Extracted records:
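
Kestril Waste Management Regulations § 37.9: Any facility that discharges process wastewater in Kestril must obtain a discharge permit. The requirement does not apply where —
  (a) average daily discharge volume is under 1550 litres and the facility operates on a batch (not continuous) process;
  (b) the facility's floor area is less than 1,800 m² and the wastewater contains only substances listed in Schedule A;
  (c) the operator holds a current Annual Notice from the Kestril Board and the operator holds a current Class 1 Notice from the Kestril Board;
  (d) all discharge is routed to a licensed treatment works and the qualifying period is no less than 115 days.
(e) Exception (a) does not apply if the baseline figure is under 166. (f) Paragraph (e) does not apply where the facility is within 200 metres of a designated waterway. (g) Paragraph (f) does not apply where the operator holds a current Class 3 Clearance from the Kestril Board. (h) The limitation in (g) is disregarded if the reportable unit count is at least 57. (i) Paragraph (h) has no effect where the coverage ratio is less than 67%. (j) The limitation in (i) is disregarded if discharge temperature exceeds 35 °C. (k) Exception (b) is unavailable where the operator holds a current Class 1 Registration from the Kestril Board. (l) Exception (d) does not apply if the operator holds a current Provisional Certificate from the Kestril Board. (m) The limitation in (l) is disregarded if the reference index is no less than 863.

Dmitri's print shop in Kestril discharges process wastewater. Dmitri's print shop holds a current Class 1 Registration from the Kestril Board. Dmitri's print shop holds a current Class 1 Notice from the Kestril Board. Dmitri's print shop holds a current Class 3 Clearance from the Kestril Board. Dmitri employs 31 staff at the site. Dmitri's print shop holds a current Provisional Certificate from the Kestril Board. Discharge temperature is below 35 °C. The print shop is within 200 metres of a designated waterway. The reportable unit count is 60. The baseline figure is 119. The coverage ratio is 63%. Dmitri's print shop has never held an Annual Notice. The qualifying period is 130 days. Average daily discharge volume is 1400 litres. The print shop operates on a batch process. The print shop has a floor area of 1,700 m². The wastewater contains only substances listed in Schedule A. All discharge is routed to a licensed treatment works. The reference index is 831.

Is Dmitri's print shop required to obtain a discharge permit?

Yes — Dmitri's print shop must obtain a discharge permit.

Exception (a): average daily discharge volume is 1400 litres, under the 1550 litres limit; the facility operates on a batch process — every condition holds. However, paragraphs (e)–(j) must be considered: (e) operates against (a): the baseline figure is 119, under the 166 limit. (f) applies (the print shop is within 200 m of a designated waterway), but yields to (g): (g) operates against (f): a current Class 3 Clearance is held. (h) is triggered (the reportable unit count is 60, meeting the 57 threshold), but is displaced by (i): (i) operates — the coverage ratio is 63%, less than the 67% limit. (j) is inapplicable (discharge temperature is below 35 °C), so (i) stands. (a) is therefore removed.
Exception (b) is satisfied on its face — the facility's floor area is 1,700 m², less than the 1,800 m² limit; the wastewater is Schedule-A-only. However, paragraph (k) must be considered: (k) operates against (b): a current Class 1 Registration is held. So (b) is unavailable.
Exception (c) does not apply: there is no Annual Notice in force.
Exception (d): discharge is routed to a licensed treatment works; the qualifying period is 130 days, meeting the 115 days threshold — every condition holds. But: (l) operates against (d): a current Provisional Certificate is held. (m), which would lift (l), is not triggered — the reference index is 831, short of 863. Exception (d) does not apply.
Every exception is unavailable, so the rule governs.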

WHAT THIS TASK INVOLVES:
Retype the records above exactly, from their first line through the line that contains "(a) average daily", and stop there.

TASK SOLUTION:
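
Kestril Waste Management Regulations § 37.9: Any facility that discharges process wastewater in Kestril must obtain a discharge permit. The requirement does not apply where —
  (a) average daily discharge volume is under 1550 litres and the facility operates on a batch (not continuous) process;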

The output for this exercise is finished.